┌──
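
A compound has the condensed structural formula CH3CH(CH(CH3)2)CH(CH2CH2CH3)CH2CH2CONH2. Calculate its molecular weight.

199.34 g/mol

Element totals:
  C: 12
  H: 25
  N: 1
  O: 1
Molecular formula: C12H25NO.
  M = 12(12.011) + 25(1.008) + 14.007 + 15.999
    = 144.132 + 25.200 + 14.007 + 15.999 = 199.338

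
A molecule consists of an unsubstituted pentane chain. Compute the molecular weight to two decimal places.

72.15 g/mol

Atom tally by fragment:
  CH3 → C:1 H:3
  CH2 → C:1 H:2
  CH2 → C:1 H:2
  CH2 → C:1 H:2
  CH3 → C:1 H:3
Element totals:
  C: 5
  H: 12
Molecular formula: C5H12.
  M = 5(12.011) + 12(1.008)
    = 60.055 + 12.096 = 72.151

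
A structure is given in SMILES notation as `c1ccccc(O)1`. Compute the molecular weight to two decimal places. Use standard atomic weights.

Atom tally by fragment:
  benzene ring core → C:6 H:6
  (− 1 ring H displaced by substituents)
  + OH → O:1 H:1
Element totals:
  C: 6
  H: 6
  O: 1
Molecular formula: C6H6O.
  M = 6(12.011) + 6(1.008) + 15.999
    = 72.066 + 6.048 + 15.999 = 94.113

94.11 g/mol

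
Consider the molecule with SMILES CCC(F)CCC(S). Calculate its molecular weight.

136.23 g/mol

Atom tally by fragment:
  CH3 → C:1 H:3
  CH2 → C:1 H:2
  CH(F) → C:1 H:1 F:1
  CH2 → C:1 H:2
  CH2 → C:1 H:2
  CH2SH → C:1 H:3 S:1
Element totals:
  C: 6
  H: 13
  F: 1
  S: 1
Molecular formula: C6H13FS.
  M = 6(12.011) + 13(1.008) + 18.998 + 32.06
    = 72.066 + 13.104 + 18.998 + 32.060 = 136.228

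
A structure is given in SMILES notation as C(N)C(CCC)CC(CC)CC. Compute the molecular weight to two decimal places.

171.33 g/mol

Atom tally by fragment:
  H2NCH2 → C:1 H:4 N:1
  CH(CH2CH2CH3) → C:4 H:8
  CH2 → C:1 H:2
  CH(C2H5) → C:3 H:6
  CH2 → C:1 H:2
  CH3 → C:1 H:3
Element totals:
  C: 11
  H: 25
  N: 1
Molecular formula: C11H25N.
  M = 11(12.011) + 25(1.008) + 14.007
    = 132.121 + 25.200 + 14.007 = 171.328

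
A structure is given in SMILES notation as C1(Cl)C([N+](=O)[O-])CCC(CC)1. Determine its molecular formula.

C7H12ClNO2

Atom tally by fragment:
  cyclopentane ring core → C:5 H:10
  (− 3 ring H displaced by substituents)
  + Cl → Cl:1
  + NO2 → N:1 O:2
  + C2H5 → C:2 H:5
Element totals:
  C: 7
  H: 12
  Cl: 1
  N: 1
  O: 2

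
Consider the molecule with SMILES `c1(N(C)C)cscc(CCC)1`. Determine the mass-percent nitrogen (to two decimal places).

Atom tally by fragment:
  thiophene ring core → C:4 H:4 S:1
  (− 2 ring H displaced by substituents)
  + N(CH3)2 → N:1 C:2 H:6
  + CH2CH2CH3 → C:3 H:7
Element totals:
  C: 9
  H: 15
  N: 1
  S: 1
Molecular formula: C9H15NS.
Molar mass = 169.286 g/mol.
Mass from N: 1 × 14.007 = 14.007 g/mol.
%N = 14.007 / 169.286 × 100 = 8.27%.

8.27%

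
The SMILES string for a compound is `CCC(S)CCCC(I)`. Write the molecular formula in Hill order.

C7H15IS

Atom tally by fragment:
  CH3 → C:1 H:3
  CH2 → C:1 H:2
  CH(SH) → C:1 H:2 S:1
  CH2 → C:1 H:2
  CH2 → C:1 H:2
  CH2 → C:1 H:2
  CH2I → C:1 H:2 I:1
Element totals:
  C: 7
  H: 15
  I: 1
  S: 1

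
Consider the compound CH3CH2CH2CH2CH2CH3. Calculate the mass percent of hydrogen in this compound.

16.38%

Atom tally by fragment:
  CH3 → C:1 H:3
  CH2 → C:1 H:2
  CH2 → C:1 H:2
  CH2 → C:1 H:2
  CH2 → C:1 H:2
  CH3 → C:1 H:3
Element totals:
  C: 6
  H: 14
Molecular formula: C6H14.
Molar mass = 86.178 g/mol.
Mass from H: 14 × 1.008 = 14.112 g/mol.
%H = 14.112 / 86.178 × 100 = 16.38%.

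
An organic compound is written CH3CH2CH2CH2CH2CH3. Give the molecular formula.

C6H14

Element totals:
  C: 6
  H: 14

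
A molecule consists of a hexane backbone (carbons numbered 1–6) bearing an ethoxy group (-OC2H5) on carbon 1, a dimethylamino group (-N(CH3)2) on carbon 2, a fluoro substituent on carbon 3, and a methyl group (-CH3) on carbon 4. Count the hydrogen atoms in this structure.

Atom tally by fragment:
  C2H5OCH2 → C:3 H:7 O:1
  CH(N(CH3)2) → C:3 H:7 N:1
  CH(F) → C:1 H:1 F:1
  CH(CH3) → C:2 H:4
  CH2 → C:1 H:2
  CH3 → C:1 H:3
Element totals:
  C: 11
  H: 24
  F: 1
  N: 1
  O: 1

24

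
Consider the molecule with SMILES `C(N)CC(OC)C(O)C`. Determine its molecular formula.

C6H15NO2

Atom tally by fragment:
  H2NCH2 → C:1 H:4 N:1
  CH2 → C:1 H:2
  CH(OCH3) → C:2 H:4 O:1
  CH(OH) → C:1 H:2 O:1
  CH3 → C:1 H:3
Element totals:
  C: 6
  H: 15
  N: 1
  O: 2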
└──
ASSIGNMENT> Retype every entry without changing anything.

YOUR RESPONSE>
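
A compound has the condensed structural formula CH3CH(CH(CH3)2)CH(CH2CH2CH3)CH2CH2CONH2. Calculate its molecular weight.

199.34 g/mol

Element totals:
  C: 12
  H: 25
  N: 1
  O: 1
Molecular formula: C12H25NO.
  M = 12(12.011) + 25(1.008) + 14.007 + 15.999
    = 144.132 + 25.200 + 14.007 + 15.999 = 199.338

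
A molecule consists of an unsubstituted pentane chain. Compute the molecular weight to two decimal places.

72.15 g/mol

Atom tally by fragment:
  CH3 → C:1 H:3
  CH2 → C:1 H:2
  CH2 → C:1 H:2
  CH2 → C:1 H:2
  CH3 → C:1 H:3
Element totals:
  C: 5
  H: 12
Molecular formula: C5H12.
  M = 5(12.011) + 12(1.008)
    = 60.055 + 12.096 = 72.151

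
A structure is given in SMILES notation as `c1ccccc(O)1`. Compute the molecular weight to two decimal places. Use standard atomic weights.

Atom tally by fragment:
  benzene ring core → C:6 H:6
  (− 1 ring H displaced by substituents)
  + OH → O:1 H:1
Element totals:
  C: 6
  H: 6
  O: 1
Molecular formula: C6H6O.
  M = 6(12.011) + 6(1.008) + 15.999
    = 72.066 + 6.048 + 15.999 = 94.113

94.11 g/mol

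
Consider the molecule with SMILES CCC(F)CCC(S). Calculate its molecular weight.

136.23 g/mol

Atom tally by fragment:
  CH3 → C:1 H:3
  CH2 → C:1 H:2
  CH(F) → C:1 H:1 F:1
  CH2 → C:1 H:2
  CH2 → C:1 H:2
  CH2SH → C:1 H:3 S:1
Element totals:
  C: 6
  H: 13
  F: 1
  S: 1
Molecular formula: C6H13FS.
  M = 6(12.011) + 13(1.008) + 18.998 + 32.06
    = 72.066 + 13.104 + 18.998 + 32.060 = 136.228

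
A structure is given in SMILES notation as C(N)C(CCC)CC(CC)CC. Compute the molecular weight to two decimal places.

171.33 g/mol

Atom tally by fragment:
  H2NCH2 → C:1 H:4 N:1
  CH(CH2CH2CH3) → C:4 H:8
  CH2 → C:1 H:2
  CH(C2H5) → C:3 H:6
  CH2 → C:1 H:2
  CH3 → C:1 H:3
Element totals:
  C: 11
  H: 25
  N: 1
Molecular formula: C11H25N.
  M = 11(12.011) + 25(1.008) + 14.007
    = 132.121 + 25.200 + 14.007 = 171.328

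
A structure is given in SMILES notation as C1(Cl)C([N+](=O)[O-])CCC(CC)1. Determine its molecular formula.

C7H12ClNO2

Atom tally by fragment:
  cyclopentane ring core → C:5 H:10
  (− 3 ring H displaced by substituents)
  + Cl → Cl:1
  + NO2 → N:1 O:2
  + C2H5 → C:2 H:5
Element totals:
  C: 7
  H: 12
  Cl: 1
  N: 1
  O: 2

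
Consider the molecule with SMILES `c1(N(C)C)cscc(CCC)1`. Determine the mass-percent nitrogen (to two decimal places).

Atom tally by fragment:
  thiophene ring core → C:4 H:4 S:1
  (− 2 ring H displaced by substituents)
  + N(CH3)2 → N:1 C:2 H:6
  + CH2CH2CH3 → C:3 H:7
Element totals:
  C: 9
  H: 15
  N: 1
  S: 1
Molecular formula: C9H15NS.
Molar mass = 169.286 g/mol.
Mass from N: 1 × 14.007 = 14.007 g/mol.
%N = 14.007 / 169.286 × 100 = 8.27%.

8.27%

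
The SMILES string for a compound is `CCC(S)CCCC(I)`. Write the molecular formula in Hill order.

C7H15IS

Atom tally by fragment:
  CH3 → C:1 H:3
  CH2 → C:1 H:2
  CH(SH) → C:1 H:2 S:1
  CH2 → C:1 H:2
  CH2 → C:1 H:2
  CH2 → C:1 H:2
  CH2I → C:1 H:2 I:1
Element totals:
  C: 7
  H: 15
  I: 1
  S: 1

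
Consider the compound CH3CH2CH2CH2CH2CH3. Calculate the mass percent of hydrogen in this compound.

16.38%

Atom tally by fragment:
  CH3 → C:1 H:3
  CH2 → C:1 H:2
  CH2 → C:1 H:2
  CH2 → C:1 H:2
  CH2 → C:1 H:2
  CH3 → C:1 H:3
Element totals:
  C: 6
  H: 14
Molecular formula: C6H14.
Molar mass = 86.178 g/mol.
Mass from H: 14 × 1.008 = 14.112 g/mol.
%H = 14.112 / 86.178 × 100 = 16.38%.

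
An organic compound is written CH3CH2CH2CH2CH2CH3. Give the molecular formula.

C6H14

Element totals:
  C: 6
  H: 14

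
A molecule consists of a hexane backbone (carbons numbered 1–6) bearing an ethoxy group (-OC2H5) on carbon 1, a dimethylamino group (-N(CH3)2) on carbon 2, a fluoro substituent on carbon 3, and a methyl group (-CH3) on carbon 4. Count the hydrogen atoms in this structure.

Atom tally by fragment:
  C2H5OCH2 → C:3 H:7 O:1
  CH(N(CH3)2) → C:3 H:7 N:1
  CH(F) → C:1 H:1 F:1
  CH(CH3) → C:2 H:4
  CH2 → C:1 H:2
  CH3 → C:1 H:3
Element totals:
  C: 11
  H: 24
  F: 1
  N: 1
  O: 1

24

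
Consider the molecule with SMILES `C(N)CC(OC)C(O)C`. Determine its molecular formula.

C6H15NO2

Atom tally by fragment:
  H2NCH2 → C:1 H:4 N:1
  CH2 → C:1 H:2
  CH(OCH3) → C:2 H:4 O:1
  CH(OH) → C:1 H:2 O:1
  CH3 → C:1 H:3
Element totals:
  C: 6
  H: 15
  N: 1
  O: 2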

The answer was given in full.